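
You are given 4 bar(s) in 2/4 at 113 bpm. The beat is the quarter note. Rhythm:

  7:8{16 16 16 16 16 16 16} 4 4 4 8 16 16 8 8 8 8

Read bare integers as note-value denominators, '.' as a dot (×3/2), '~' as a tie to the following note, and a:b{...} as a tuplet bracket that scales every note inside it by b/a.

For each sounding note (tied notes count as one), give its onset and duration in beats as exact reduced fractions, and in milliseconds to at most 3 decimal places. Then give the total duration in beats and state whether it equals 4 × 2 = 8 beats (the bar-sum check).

1) 0.0ms=0b +151.707ms=2/7b
2) 151.707ms=2/7b +151.707ms=2/7b
3) 303.413ms=4/7b +151.707ms=2/7b
4) 455.12ms=6/7b +151.707ms=2/7b
5) 606.827ms=8/7b +151.707ms=2/7b
6) 758.534ms=10/7b +151.707ms=2/7b
7) 910.24ms=12/7b +151.707ms=2/7b
8) 1061.947ms=2b +530.973ms=1b
9) 1592.92ms=3b +530.973ms=1b
10) 2123.894ms=4b +530.973ms=1b
11) 2654.867ms=5b +265.487ms=1/2b
12) 2920.354ms=11/2b +132.743ms=1/4b
13) 3053.097ms=23/4b +132.743ms=1/4b
14) 3185.841ms=6b +265.487ms=1/2b
15) 3451.327ms=13/2b +265.487ms=1/2b
16) 3716.814ms=7b +265.487ms=1/2b
17) 3982.301ms=15/2b +265.487ms=1/2b
Σ=8b of 8 (113bpm 2/4) — PASS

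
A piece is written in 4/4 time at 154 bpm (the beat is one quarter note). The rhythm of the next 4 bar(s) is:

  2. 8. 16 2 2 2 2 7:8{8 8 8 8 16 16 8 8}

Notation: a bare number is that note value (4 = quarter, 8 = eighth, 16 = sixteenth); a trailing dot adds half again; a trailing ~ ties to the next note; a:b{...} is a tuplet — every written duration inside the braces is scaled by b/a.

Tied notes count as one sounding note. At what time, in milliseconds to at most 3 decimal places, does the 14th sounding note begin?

1. 0.0ms @ 0 + 1168.831ms (3)
2. 1168.831ms @ 3 + 292.208ms (3/4)
3. 1461.039ms @ 15/4 + 97.403ms (1/4)
4. 1558.442ms @ 4 + 779.221ms (2)
5. 2337.662ms @ 6 + 779.221ms (2)
6. 3116.883ms @ 8 + 779.221ms (2)
7. 3896.104ms @ 10 + 779.221ms (2)
8. 4675.325ms @ 12 + 222.635ms (4/7)
9. 4897.959ms @ 88/7 + 222.635ms (4/7)
10. 5120.594ms @ 92/7 + 222.635ms (4/7)
11. 5343.228ms @ 96/7 + 222.635ms (4/7)
12. 5565.863ms @ 100/7 + 111.317ms (2/7)
13. 5677.18ms @ 102/7 + 111.317ms (2/7)
14. 5788.497ms @ 104/7 + 222.635ms (4/7)
15. 6011.132ms @ 108/7 + 222.635ms (4/7)

note 14 onset = 104/7b = 5788.497ms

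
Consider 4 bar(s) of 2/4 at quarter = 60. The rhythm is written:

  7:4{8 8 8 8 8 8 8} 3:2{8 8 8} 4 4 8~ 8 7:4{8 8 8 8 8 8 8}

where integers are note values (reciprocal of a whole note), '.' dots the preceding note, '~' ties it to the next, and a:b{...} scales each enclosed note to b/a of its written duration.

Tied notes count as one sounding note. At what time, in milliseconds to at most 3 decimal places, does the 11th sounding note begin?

1. 0.0ms @ 0 + 285.714ms (2/7)
2. 285.714ms @ 2/7 + 285.714ms (2/7)
3. 571.429ms @ 4/7 + 285.714ms (2/7)
4. 857.143ms @ 6/7 + 285.714ms (2/7)
5. 1142.857ms @ 8/7 + 285.714ms (2/7)
6. 1428.571ms @ 10/7 + 285.714ms (2/7)
7. 1714.286ms @ 12/7 + 285.714ms (2/7)
8. 2000.0ms @ 2 + 333.333ms (1/3)
9. 2333.333ms @ 7/3 + 333.333ms (1/3)
10. 2666.667ms @ 8/3 + 333.333ms (1/3)
11. 3000.0ms @ 3 + 1000.0ms (1)
12. 4000.0ms @ 4 + 1000.0ms (1)
13. 5000.0ms @ 5 + 1000.0ms (1)
14. 6000.0ms @ 6 + 285.714ms (2/7)
15. 6285.714ms @ 44/7 + 285.714ms (2/7)
16. 6571.429ms @ 46/7 + 285.714ms (2/7)
17. 6857.143ms @ 48/7 + 285.714ms (2/7)
18. 7142.857ms @ 50/7 + 285.714ms (2/7)
19. 7428.571ms @ 52/7 + 285.714ms (2/7)
20. 7714.286ms @ 54/7 + 285.714ms (2/7)

note 11 onset = 3b = 3000.0ms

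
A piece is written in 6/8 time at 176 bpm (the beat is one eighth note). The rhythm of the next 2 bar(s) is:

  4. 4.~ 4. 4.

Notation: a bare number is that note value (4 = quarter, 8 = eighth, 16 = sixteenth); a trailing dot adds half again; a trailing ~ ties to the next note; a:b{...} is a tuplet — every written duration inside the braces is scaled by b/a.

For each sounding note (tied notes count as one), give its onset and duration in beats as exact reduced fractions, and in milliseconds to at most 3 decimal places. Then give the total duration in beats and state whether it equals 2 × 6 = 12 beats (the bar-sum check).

1) 0.0ms=0b +1022.727ms=3b
2) 1022.727ms=3b +2045.455ms=6b
3) 3068.182ms=9b +1022.727ms=3b
Σ=12b of 12 (176bpm 6/8) — PASS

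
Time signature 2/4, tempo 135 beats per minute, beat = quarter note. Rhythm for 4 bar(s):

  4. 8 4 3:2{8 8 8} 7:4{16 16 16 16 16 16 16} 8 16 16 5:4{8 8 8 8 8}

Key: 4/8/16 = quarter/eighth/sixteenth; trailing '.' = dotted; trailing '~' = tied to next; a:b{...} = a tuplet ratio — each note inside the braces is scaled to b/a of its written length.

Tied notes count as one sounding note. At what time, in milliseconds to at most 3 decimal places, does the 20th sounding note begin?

1. 0.0ms @ 0 + 666.667ms (3/2)
2. 666.667ms @ 3/2 + 222.222ms (1/2)
3. 888.889ms @ 2 + 444.444ms (1)
4. 1333.333ms @ 3 + 148.148ms (1/3)
5. 1481.481ms @ 10/3 + 148.148ms (1/3)
6. 1629.63ms @ 11/3 + 148.148ms (1/3)
7. 1777.778ms @ 4 + 63.492ms (1/7)
8. 1841.27ms @ 29/7 + 63.492ms (1/7)
9. 1904.762ms @ 30/7 + 63.492ms (1/7)
10. 1968.254ms @ 31/7 + 63.492ms (1/7)
11. 2031.746ms @ 32/7 + 63.492ms (1/7)
12. 2095.238ms @ 33/7 + 63.492ms (1/7)
13. 2158.73ms @ 34/7 + 63.492ms (1/7)
14. 2222.222ms @ 5 + 222.222ms (1/2)
15. 2444.444ms @ 11/2 + 111.111ms (1/4)
16. 2555.556ms @ 23/4 + 111.111ms (1/4)
17. 2666.667ms @ 6 + 177.778ms (2/5)
18. 2844.444ms @ 32/5 + 177.778ms (2/5)
19. 3022.222ms @ 34/5 + 177.778ms (2/5)
20. 3200.0ms @ 36/5 + 177.778ms (2/5)
21. 3377.778ms @ 38/5 + 177.778ms (2/5)

note 20 onset = 36/5b = 3200.0ms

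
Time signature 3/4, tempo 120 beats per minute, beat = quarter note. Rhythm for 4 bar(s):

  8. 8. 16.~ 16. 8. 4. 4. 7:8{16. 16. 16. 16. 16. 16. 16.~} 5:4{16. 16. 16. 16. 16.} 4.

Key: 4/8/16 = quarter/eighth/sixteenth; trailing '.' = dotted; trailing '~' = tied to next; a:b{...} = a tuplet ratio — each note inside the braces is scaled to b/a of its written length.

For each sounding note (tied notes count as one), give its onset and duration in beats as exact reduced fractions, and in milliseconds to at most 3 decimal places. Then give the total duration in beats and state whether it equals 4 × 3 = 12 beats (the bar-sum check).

1) 0.0ms=0b +375.0ms=3/4b
2) 375.0ms=3/4b +375.0ms=3/4b
3) 750.0ms=3/2b +375.0ms=3/4b
4) 1125.0ms=9/4b +375.0ms=3/4b
5) 1500.0ms=3b +750.0ms=3/2b
6) 2250.0ms=9/2b +750.0ms=3/2b
7) 3000.0ms=6b +214.286ms=3/7b
8) 3214.286ms=45/7b +214.286ms=3/7b
9) 3428.571ms=48/7b +214.286ms=3/7b
10) 3642.857ms=51/7b +214.286ms=3/7b
11) 3857.143ms=54/7b +214.286ms=3/7b
12) 4071.429ms=57/7b +214.286ms=3/7b
13) 4285.714ms=60/7b +364.286ms=51/70b
14) 4650.0ms=93/10b +150.0ms=3/10b
15) 4800.0ms=48/5b +150.0ms=3/10b
16) 4950.0ms=99/10b +150.0ms=3/10b
17) 5100.0ms=51/5b +150.0ms=3/10b
18) 5250.0ms=21/2b +750.0ms=3/2b
Σ=12b of 12 (120bpm 3/4) — PASS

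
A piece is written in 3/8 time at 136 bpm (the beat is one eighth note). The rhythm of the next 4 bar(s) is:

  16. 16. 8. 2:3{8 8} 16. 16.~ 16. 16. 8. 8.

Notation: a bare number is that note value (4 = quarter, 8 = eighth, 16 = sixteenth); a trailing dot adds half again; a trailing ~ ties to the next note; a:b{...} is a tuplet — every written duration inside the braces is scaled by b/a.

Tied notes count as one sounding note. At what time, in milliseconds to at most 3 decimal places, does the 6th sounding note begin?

note 6 onset = 6b = 2647.059ms

1. 0.0ms @ 0 + 330.882ms (3/4)
2. 330.882ms @ 3/4 + 330.882ms (3/4)
3. 661.765ms @ 3/2 + 661.765ms (3/2)
4. 1323.529ms @ 3 + 661.765ms (3/2)
5. 1985.294ms @ 9/2 + 661.765ms (3/2)
6. 2647.059ms @ 6 + 330.882ms (3/4)
7. 2977.941ms @ 27/4 + 661.765ms (3/2)
8. 3639.706ms @ 33/4 + 330.882ms (3/4)
9. 3970.588ms @ 9 + 661.765ms (3/2)
10. 4632.353ms @ 21/2 + 661.765ms (3/2)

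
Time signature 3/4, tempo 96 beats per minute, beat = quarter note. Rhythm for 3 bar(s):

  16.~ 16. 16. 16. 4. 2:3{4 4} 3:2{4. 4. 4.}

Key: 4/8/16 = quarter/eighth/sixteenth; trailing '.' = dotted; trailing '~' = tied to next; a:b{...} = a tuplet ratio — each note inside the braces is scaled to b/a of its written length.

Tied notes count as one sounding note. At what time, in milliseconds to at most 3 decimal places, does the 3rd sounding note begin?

note 3 onset = 9/8b = 703.125ms

1. 0.0ms @ 0 + 468.75ms (3/4)
2. 468.75ms @ 3/4 + 234.375ms (3/8)
3. 703.125ms @ 9/8 + 234.375ms (3/8)
4. 937.5ms @ 3/2 + 937.5ms (3/2)
5. 1875.0ms @ 3 + 937.5ms (3/2)
6. 2812.5ms @ 9/2 + 937.5ms (3/2)
7. 3750.0ms @ 6 + 625.0ms (1)
8. 4375.0ms @ 7 + 625.0ms (1)
9. 5000.0ms @ 8 + 625.0ms (1)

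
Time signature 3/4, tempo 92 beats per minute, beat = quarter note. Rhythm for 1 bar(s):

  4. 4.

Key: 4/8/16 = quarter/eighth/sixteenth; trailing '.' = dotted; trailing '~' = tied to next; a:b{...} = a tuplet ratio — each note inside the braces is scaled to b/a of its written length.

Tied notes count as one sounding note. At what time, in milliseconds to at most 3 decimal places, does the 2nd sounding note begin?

1. 0.0ms @ 0 + 978.261ms (3/2)
2. 978.261ms @ 3/2 + 978.261ms (3/2)

note 2 onset = 3/2b = 978.261ms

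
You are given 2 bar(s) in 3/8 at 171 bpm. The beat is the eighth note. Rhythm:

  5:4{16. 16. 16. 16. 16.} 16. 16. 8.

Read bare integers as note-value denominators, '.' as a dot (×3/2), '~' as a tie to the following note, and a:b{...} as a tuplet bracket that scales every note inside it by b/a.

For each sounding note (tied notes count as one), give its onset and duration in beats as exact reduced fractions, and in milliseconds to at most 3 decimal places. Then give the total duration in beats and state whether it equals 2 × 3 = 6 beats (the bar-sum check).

1) 0.0ms=0b +210.526ms=3/5b
2) 210.526ms=3/5b +210.526ms=3/5b
3) 421.053ms=6/5b +210.526ms=3/5b
4) 631.579ms=9/5b +210.526ms=3/5b
5) 842.105ms=12/5b +210.526ms=3/5b
6) 1052.632ms=3b +263.158ms=3/4b
7) 1315.789ms=15/4b +263.158ms=3/4b
8) 1578.947ms=9/2b +526.316ms=3/2b
Σ=6b of 6 (171bpm 3/8) — PASS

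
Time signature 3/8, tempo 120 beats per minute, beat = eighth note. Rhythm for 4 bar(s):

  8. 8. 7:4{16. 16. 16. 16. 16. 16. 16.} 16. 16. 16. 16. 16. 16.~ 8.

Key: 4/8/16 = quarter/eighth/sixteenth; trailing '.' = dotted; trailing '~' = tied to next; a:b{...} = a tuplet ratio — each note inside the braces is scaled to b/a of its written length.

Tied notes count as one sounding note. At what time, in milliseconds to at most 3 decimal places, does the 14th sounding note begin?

note 14 onset = 9b = 4500.0ms

1. 0.0ms @ 0 + 750.0ms (3/2)
2. 750.0ms @ 3/2 + 750.0ms (3/2)
3. 1500.0ms @ 3 + 214.286ms (3/7)
4. 1714.286ms @ 24/7 + 214.286ms (3/7)
5. 1928.571ms @ 27/7 + 214.286ms (3/7)
6. 2142.857ms @ 30/7 + 214.286ms (3/7)
7. 2357.143ms @ 33/7 + 214.286ms (3/7)
8. 2571.429ms @ 36/7 + 214.286ms (3/7)
9. 2785.714ms @ 39/7 + 214.286ms (3/7)
10. 3000.0ms @ 6 + 375.0ms (3/4)
11. 3375.0ms @ 27/4 + 375.0ms (3/4)
12. 3750.0ms @ 15/2 + 375.0ms (3/4)
13. 4125.0ms @ 33/4 + 375.0ms (3/4)
14. 4500.0ms @ 9 + 375.0ms (3/4)
15. 4875.0ms @ 39/4 + 1125.0ms (9/4)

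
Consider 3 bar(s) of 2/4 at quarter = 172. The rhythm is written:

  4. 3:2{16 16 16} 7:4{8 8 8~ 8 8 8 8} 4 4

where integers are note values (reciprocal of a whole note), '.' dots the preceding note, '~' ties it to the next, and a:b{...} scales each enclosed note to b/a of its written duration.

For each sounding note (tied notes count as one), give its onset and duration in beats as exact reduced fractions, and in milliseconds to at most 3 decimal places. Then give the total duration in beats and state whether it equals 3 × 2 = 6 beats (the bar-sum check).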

☆ ☆ ☆ ☆ ☆

▶ [WHAT TO WORK ON]
Which lines run from the one containing "Time signature 3/8, tempo" to the end of the data? Output them exactly, with nothing added.

▶ [TASK OUTPUT]
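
Time signature 3/8, tempo 120 beats per minute, beat = eighth note. Rhythm for 4 bar(s):

  8. 8. 7:4{16. 16. 16. 16. 16. 16. 16.} 16. 16. 16. 16. 16. 16.~ 8.

Key: 4/8/16 = quarter/eighth/sixteenth; trailing '.' = dotted; trailing '~' = tied to next; a:b{...} = a tuplet ratio — each note inside the braces is scaled to b/a of its written length.

Tied notes count as one sounding note. At what time, in milliseconds to at most 3 decimal places, does the 14th sounding note begin?

note 14 onset = 9b = 4500.0ms

1. 0.0ms @ 0 + 750.0ms (3/2)
2. 750.0ms @ 3/2 + 750.0ms (3/2)
3. 1500.0ms @ 3 + 214.286ms (3/7)
4. 1714.286ms @ 24/7 + 214.286ms (3/7)
5. 1928.571ms @ 27/7 + 214.286ms (3/7)
6. 2142.857ms @ 30/7 + 214.286ms (3/7)
7. 2357.143ms @ 33/7 + 214.286ms (3/7)
8. 2571.429ms @ 36/7 + 214.286ms (3/7)
9. 2785.714ms @ 39/7 + 214.286ms (3/7)
10. 3000.0ms @ 6 + 375.0ms (3/4)
11. 3375.0ms @ 27/4 + 375.0ms (3/4)
12. 3750.0ms @ 15/2 + 375.0ms (3/4)
13. 4125.0ms @ 33/4 + 375.0ms (3/4)
14. 4500.0ms @ 9 + 375.0ms (3/4)
15. 4875.0ms @ 39/4 + 1125.0ms (9/4)

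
Consider 3 bar(s) of 2/4 at quarter = 172. The rhythm is written:

  4. 3:2{16 16 16} 7:4{8 8 8~ 8 8 8 8} 4 4

where integers are note values (reciprocal of a whole note), '.' dots the preceding note, '~' ties it to the next, and a:b{...} scales each enclosed note to b/a of its written duration.

For each sounding note (tied notes count as one), give its onset and duration in beats as exact reduced fractions, and in milliseconds to at most 3 decimal places. Then give the total duration in beats and state whether it equals 3 × 2 = 6 beats (the bar-sum check).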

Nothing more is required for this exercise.